TASK STATEMENT: Take every line from the material that has the word "Compute" in it.
>>>>>
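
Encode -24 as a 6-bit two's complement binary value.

1. Binary of +24:  011000
2. Invert bits:     100111
3. Add 1:           101000

Answer: 101000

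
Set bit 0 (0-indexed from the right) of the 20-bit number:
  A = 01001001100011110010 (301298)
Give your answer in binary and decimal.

Mask = 1 << 0 = 00000000000000000001
Bit 0 of A is 0, so OR-ing with the mask flips it to 1.
  01001001100011110010
| 00000000000000000001
----------------------
  01001001100011110011

Answer: 01001001100011110011 (301299)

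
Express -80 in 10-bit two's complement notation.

1. Binary of +80:  0001010000
2. Invert bits:     1110101111
3. Add 1:           1110110000

Answer: 1110110000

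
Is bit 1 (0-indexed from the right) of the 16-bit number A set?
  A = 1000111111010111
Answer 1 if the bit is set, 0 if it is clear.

Bit 1 is the 2nd from the right.
  1000111111010111
                ^
That bit is 1.

Answer: 1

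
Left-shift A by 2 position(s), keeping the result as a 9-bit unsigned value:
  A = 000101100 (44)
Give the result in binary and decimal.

Shift left by 2: drop the top 2 bit(s), append 2 zero(s) on the right.
  000101100  ->  discard [00], keep [0101100], append 00
= 010110000

Answer: 010110000 (176)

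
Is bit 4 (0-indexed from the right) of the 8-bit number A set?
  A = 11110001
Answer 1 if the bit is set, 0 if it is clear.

Bit 4 is the 5th from the right.
  11110001
     ^
That bit is 1.

Answer: 1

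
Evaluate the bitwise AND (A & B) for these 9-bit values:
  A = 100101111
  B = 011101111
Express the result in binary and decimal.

Apply & to each column (1 only where both bits are 1):
  100101111
& 011101111
-----------
  000101111

Answer: 000101111 (47)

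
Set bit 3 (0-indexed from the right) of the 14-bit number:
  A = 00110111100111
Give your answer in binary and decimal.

Mask = 1 << 3 = 00000000001000
Bit 3 of A is 0, so OR-ing with the mask flips it to 1.
  00110111100111
| 00000000001000
----------------
  00110111101111

Answer: 00110111101111 (3567)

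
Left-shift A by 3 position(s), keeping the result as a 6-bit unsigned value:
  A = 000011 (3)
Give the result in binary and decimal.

Shift left by 3: drop the top 3 bit(s), append 3 zero(s) on the right.
  000011  ->  discard [000], keep [011], append 000
= 011000

Answer: 011000 (24)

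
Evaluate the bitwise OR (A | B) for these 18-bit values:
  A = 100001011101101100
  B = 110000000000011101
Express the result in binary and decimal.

Apply | to each column (1 where either bit is 1):
  100001011101101100
| 110000000000011101
--------------------
  110001011101111101

Answer: 110001011101111101 (202621)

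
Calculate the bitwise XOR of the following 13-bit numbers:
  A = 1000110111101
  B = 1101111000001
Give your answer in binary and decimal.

Apply ^ to each column (1 where bits differ):
  1000110111101
^ 1101111000001
---------------
  0101001111100

Answer: 0101001111100 (2684)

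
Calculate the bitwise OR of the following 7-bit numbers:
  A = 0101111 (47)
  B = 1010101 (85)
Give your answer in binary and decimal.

Apply | to each column (1 where either bit is 1):
  0101111
| 1010101
---------
  1111111

Answer: 1111111 (127)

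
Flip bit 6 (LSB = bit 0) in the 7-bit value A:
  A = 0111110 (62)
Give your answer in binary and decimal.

Mask = 1 << 6 = 1000000
Bit 6 of A is 0; XOR with the mask flips it to 1.
  0111110
^ 1000000
---------
  1111110

Answer: 1111110 (126)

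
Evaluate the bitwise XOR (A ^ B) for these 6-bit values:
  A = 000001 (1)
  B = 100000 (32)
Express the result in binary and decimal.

Apply ^ to each column (1 where bits differ):
  000001
^ 100000
--------
  100001

Answer: 100001 (33)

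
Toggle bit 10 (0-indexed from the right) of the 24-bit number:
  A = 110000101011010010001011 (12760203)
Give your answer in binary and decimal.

Mask = 1 << 10 = 000000000000010000000000
Bit 10 of A is 1; XOR with the mask flips it to 0.
  110000101011010010001011
^ 000000000000010000000000
--------------------------
  110000101011000010001011

Answer: 110000101011000010001011 (12759179)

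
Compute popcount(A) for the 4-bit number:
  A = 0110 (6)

0110
1-bits at positions (from bit 0 = LSB): 1, 2
Count = 2

Answer: 2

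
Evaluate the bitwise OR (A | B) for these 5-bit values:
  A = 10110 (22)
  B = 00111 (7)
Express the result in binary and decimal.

Apply | to each column (1 where either bit is 1):
  10110
| 00111
-------
  10111

Answer: 10111 (23)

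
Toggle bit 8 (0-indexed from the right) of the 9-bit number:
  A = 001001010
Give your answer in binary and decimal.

Mask = 1 << 8 = 100000000
Bit 8 of A is 0; XOR with the mask flips it to 1.
  001001010
^ 100000000
-----------
  101001010

Answer: 101001010 (330)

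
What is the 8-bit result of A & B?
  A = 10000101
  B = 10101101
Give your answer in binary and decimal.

Apply & to each column (1 only where both bits are 1):
  10000101
& 10101101
----------
  10000101

Answer: 10000101 (133)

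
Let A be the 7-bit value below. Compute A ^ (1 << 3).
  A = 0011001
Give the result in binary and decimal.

Mask = 1 << 3 = 0001000
Bit 3 of A is 1; XOR with the mask flips it to 0.
  0011001
^ 0001000
---------
  0010001

Answer: 0010001 (17)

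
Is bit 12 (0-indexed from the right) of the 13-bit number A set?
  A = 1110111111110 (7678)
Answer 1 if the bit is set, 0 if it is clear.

Bit 12 is the 13th from the right.
  1110111111110
  ^
That bit is 1.

Answer: 1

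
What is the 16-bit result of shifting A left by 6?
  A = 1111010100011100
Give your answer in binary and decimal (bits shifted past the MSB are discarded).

Shift left by 6: drop the top 6 bit(s), append 6 zero(s) on the right.
  1111010100011100  ->  discard [111101], keep [0100011100], append 000000
= 0100011100000000

Answer: 0100011100000000 (18176)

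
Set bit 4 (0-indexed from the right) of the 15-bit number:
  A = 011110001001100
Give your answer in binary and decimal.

Mask = 1 << 4 = 000000000010000
Bit 4 of A is 0, so OR-ing with the mask flips it to 1.
  011110001001100
| 000000000010000
-----------------
  011110001011100

Answer: 011110001011100 (15452)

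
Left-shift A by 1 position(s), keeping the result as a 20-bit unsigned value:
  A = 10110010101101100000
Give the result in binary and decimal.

Shift left by 1: drop the top 1 bit(s), append 1 zero(s) on the right.
  10110010101101100000  ->  discard [1], keep [0110010101101100000], append 0
= 01100101011011000000

Answer: 01100101011011000000 (415424)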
<<<<<
TASK RESPONSE:
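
Compute popcount(A) for the 4-bit number:
Let A be the 7-bit value below. Compute A ^ (1 << 3).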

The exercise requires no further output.